Records shown:
# # # # #

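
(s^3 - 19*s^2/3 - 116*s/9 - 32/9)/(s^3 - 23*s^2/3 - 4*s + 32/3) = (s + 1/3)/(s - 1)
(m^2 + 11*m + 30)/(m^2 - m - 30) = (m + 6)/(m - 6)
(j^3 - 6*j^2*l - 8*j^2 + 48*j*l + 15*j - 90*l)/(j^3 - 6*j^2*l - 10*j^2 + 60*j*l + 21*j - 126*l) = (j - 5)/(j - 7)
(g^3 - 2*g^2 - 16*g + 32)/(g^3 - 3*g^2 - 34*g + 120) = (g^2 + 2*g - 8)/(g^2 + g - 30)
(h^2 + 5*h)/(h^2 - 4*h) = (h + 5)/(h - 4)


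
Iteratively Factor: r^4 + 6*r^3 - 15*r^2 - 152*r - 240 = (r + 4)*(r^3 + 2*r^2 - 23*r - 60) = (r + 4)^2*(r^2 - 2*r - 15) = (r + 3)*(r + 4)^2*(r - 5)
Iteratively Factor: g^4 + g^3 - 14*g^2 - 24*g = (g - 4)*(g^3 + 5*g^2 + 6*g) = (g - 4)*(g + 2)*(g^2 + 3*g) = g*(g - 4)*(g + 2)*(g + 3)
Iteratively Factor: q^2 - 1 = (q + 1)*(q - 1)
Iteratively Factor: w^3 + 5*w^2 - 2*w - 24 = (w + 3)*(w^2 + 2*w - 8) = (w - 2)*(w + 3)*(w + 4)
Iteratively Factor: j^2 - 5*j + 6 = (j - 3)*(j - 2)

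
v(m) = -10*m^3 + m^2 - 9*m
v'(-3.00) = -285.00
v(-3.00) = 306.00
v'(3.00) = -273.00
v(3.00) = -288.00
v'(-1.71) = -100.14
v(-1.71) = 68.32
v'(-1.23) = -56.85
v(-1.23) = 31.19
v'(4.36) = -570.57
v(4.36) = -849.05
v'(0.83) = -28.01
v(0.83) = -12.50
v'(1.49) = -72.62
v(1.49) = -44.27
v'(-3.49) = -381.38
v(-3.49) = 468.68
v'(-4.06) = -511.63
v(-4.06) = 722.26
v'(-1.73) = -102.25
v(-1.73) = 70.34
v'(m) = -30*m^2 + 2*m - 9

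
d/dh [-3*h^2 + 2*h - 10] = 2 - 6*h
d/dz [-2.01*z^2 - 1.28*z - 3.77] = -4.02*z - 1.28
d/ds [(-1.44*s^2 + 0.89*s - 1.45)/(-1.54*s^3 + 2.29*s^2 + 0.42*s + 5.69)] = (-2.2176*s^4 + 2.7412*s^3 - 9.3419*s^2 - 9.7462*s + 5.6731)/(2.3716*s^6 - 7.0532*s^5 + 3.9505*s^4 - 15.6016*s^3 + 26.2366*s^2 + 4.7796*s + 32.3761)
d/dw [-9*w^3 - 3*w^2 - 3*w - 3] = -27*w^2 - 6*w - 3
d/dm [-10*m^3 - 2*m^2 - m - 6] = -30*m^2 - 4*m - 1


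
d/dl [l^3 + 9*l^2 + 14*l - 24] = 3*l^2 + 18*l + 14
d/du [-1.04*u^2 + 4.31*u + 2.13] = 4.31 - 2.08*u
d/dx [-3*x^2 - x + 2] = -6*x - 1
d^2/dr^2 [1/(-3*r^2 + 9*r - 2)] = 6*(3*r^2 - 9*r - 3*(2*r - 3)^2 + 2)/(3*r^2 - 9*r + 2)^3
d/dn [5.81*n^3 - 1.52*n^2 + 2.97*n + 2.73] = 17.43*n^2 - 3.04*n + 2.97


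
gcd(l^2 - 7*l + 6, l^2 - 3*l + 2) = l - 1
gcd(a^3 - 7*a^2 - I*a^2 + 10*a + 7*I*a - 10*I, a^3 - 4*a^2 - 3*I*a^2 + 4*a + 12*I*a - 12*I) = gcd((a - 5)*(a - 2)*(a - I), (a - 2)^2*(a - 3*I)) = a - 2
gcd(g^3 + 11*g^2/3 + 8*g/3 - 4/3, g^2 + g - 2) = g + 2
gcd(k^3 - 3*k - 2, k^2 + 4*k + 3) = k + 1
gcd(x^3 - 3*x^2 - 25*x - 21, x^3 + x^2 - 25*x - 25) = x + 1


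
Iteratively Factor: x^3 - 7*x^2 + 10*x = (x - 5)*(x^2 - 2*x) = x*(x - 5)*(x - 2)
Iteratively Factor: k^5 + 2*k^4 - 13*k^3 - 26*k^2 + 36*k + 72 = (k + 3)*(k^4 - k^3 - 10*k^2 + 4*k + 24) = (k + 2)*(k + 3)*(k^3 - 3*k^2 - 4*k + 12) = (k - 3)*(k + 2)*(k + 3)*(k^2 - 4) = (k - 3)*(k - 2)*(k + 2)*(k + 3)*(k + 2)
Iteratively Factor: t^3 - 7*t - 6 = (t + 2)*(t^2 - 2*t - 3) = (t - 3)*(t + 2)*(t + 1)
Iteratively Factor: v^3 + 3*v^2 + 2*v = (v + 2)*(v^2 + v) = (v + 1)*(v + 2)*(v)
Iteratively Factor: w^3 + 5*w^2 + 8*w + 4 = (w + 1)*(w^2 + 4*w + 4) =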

# # # # #

Task instructions: Repeat all the entries exactly as given.

Response:
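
(s^3 - 19*s^2/3 - 116*s/9 - 32/9)/(s^3 - 23*s^2/3 - 4*s + 32/3) = (s + 1/3)/(s - 1)
(m^2 + 11*m + 30)/(m^2 - m - 30) = (m + 6)/(m - 6)
(j^3 - 6*j^2*l - 8*j^2 + 48*j*l + 15*j - 90*l)/(j^3 - 6*j^2*l - 10*j^2 + 60*j*l + 21*j - 126*l) = (j - 5)/(j - 7)
(g^3 - 2*g^2 - 16*g + 32)/(g^3 - 3*g^2 - 34*g + 120) = (g^2 + 2*g - 8)/(g^2 + g - 30)
(h^2 + 5*h)/(h^2 - 4*h) = (h + 5)/(h - 4)


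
Iteratively Factor: r^4 + 6*r^3 - 15*r^2 - 152*r - 240 = (r + 4)*(r^3 + 2*r^2 - 23*r - 60) = (r + 4)^2*(r^2 - 2*r - 15) = (r + 3)*(r + 4)^2*(r - 5)
Iteratively Factor: g^4 + g^3 - 14*g^2 - 24*g = (g - 4)*(g^3 + 5*g^2 + 6*g) = (g - 4)*(g + 2)*(g^2 + 3*g) = g*(g - 4)*(g + 2)*(g + 3)
Iteratively Factor: q^2 - 1 = (q + 1)*(q - 1)
Iteratively Factor: w^3 + 5*w^2 - 2*w - 24 = (w + 3)*(w^2 + 2*w - 8) = (w - 2)*(w + 3)*(w + 4)
Iteratively Factor: j^2 - 5*j + 6 = (j - 3)*(j - 2)

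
v(m) = -10*m^3 + m^2 - 9*m
v'(-3.00) = -285.00
v(-3.00) = 306.00
v'(3.00) = -273.00
v(3.00) = -288.00
v'(-1.71) = -100.14
v(-1.71) = 68.32
v'(-1.23) = -56.85
v(-1.23) = 31.19
v'(4.36) = -570.57
v(4.36) = -849.05
v'(0.83) = -28.01
v(0.83) = -12.50
v'(1.49) = -72.62
v(1.49) = -44.27
v'(-3.49) = -381.38
v(-3.49) = 468.68
v'(-4.06) = -511.63
v(-4.06) = 722.26
v'(-1.73) = -102.25
v(-1.73) = 70.34
v'(m) = -30*m^2 + 2*m - 9

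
d/dh [-3*h^2 + 2*h - 10] = 2 - 6*h
d/dz [-2.01*z^2 - 1.28*z - 3.77] = -4.02*z - 1.28
d/ds [(-1.44*s^2 + 0.89*s - 1.45)/(-1.54*s^3 + 2.29*s^2 + 0.42*s + 5.69)] = (-2.2176*s^4 + 2.7412*s^3 - 9.3419*s^2 - 9.7462*s + 5.6731)/(2.3716*s^6 - 7.0532*s^5 + 3.9505*s^4 - 15.6016*s^3 + 26.2366*s^2 + 4.7796*s + 32.3761)
d/dw [-9*w^3 - 3*w^2 - 3*w - 3] = -27*w^2 - 6*w - 3
d/dm [-10*m^3 - 2*m^2 - m - 6] = -30*m^2 - 4*m - 1


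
d/dl [l^3 + 9*l^2 + 14*l - 24] = 3*l^2 + 18*l + 14
d/du [-1.04*u^2 + 4.31*u + 2.13] = 4.31 - 2.08*u
d/dx [-3*x^2 - x + 2] = -6*x - 1
d^2/dr^2 [1/(-3*r^2 + 9*r - 2)] = 6*(3*r^2 - 9*r - 3*(2*r - 3)^2 + 2)/(3*r^2 - 9*r + 2)^3
d/dn [5.81*n^3 - 1.52*n^2 + 2.97*n + 2.73] = 17.43*n^2 - 3.04*n + 2.97


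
gcd(l^2 - 7*l + 6, l^2 - 3*l + 2) = l - 1
gcd(a^3 - 7*a^2 - I*a^2 + 10*a + 7*I*a - 10*I, a^3 - 4*a^2 - 3*I*a^2 + 4*a + 12*I*a - 12*I) = gcd((a - 5)*(a - 2)*(a - I), (a - 2)^2*(a - 3*I)) = a - 2
gcd(g^3 + 11*g^2/3 + 8*g/3 - 4/3, g^2 + g - 2) = g + 2
gcd(k^3 - 3*k - 2, k^2 + 4*k + 3) = k + 1
gcd(x^3 - 3*x^2 - 25*x - 21, x^3 + x^2 - 25*x - 25) = x + 1


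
Iteratively Factor: x^3 - 7*x^2 + 10*x = (x - 5)*(x^2 - 2*x) = x*(x - 5)*(x - 2)
Iteratively Factor: k^5 + 2*k^4 - 13*k^3 - 26*k^2 + 36*k + 72 = (k + 3)*(k^4 - k^3 - 10*k^2 + 4*k + 24) = (k + 2)*(k + 3)*(k^3 - 3*k^2 - 4*k + 12) = (k - 3)*(k + 2)*(k + 3)*(k^2 - 4) = (k - 3)*(k - 2)*(k + 2)*(k + 3)*(k + 2)
Iteratively Factor: t^3 - 7*t - 6 = (t + 2)*(t^2 - 2*t - 3) = (t - 3)*(t + 2)*(t + 1)
Iteratively Factor: v^3 + 3*v^2 + 2*v = (v + 2)*(v^2 + v) = (v + 1)*(v + 2)*(v)
Iteratively Factor: w^3 + 5*w^2 + 8*w + 4 = (w + 1)*(w^2 + 4*w + 4) =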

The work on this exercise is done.